* Given data *
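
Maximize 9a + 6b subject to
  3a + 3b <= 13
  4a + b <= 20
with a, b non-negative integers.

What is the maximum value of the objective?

36

The continuous relaxation peaks at (4.33, 0) with value 39.00; rounding to a feasible lattice point costs some objective.
(a,b)=(4,0): 3·4+3·0=12≤13, 4·4+1·0=16≤20, objective 36.
(a,b)=(3,1): 3·3+3·1=12≤13, 4·3+1·1=13≤20, objective 33.
Maximum is 36 at (a,b)=(4,0).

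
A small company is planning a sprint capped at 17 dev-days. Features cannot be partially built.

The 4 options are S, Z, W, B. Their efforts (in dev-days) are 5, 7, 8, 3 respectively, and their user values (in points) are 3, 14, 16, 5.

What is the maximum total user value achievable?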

* Work task *
Go through the records and print each one exactly.

* The answer *
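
Maximize 9a + 6b subject to
  3a + 3b <= 13
  4a + b <= 20
with a, b non-negative integers.

What is the maximum value of the objective?

36

The continuous relaxation peaks at (4.33, 0) with value 39.00; rounding to a feasible lattice point costs some objective.
(a,b)=(4,0): 3·4+3·0=12≤13, 4·4+1·0=16≤20, objective 36.
(a,b)=(3,1): 3·3+3·1=12≤13, 4·3+1·1=13≤20, objective 33.
Maximum is 36 at (a,b)=(4,0).

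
A small company is planning a sprint capped at 17 dev-days. Features cannot be partially built.

The 4 options are S, Z, W, B. Their efforts (in dev-days) are 5, 7, 8, 3 respectively, and their user values (in points) are 3, 14, 16, 5.

What is the maximum total user value achievable?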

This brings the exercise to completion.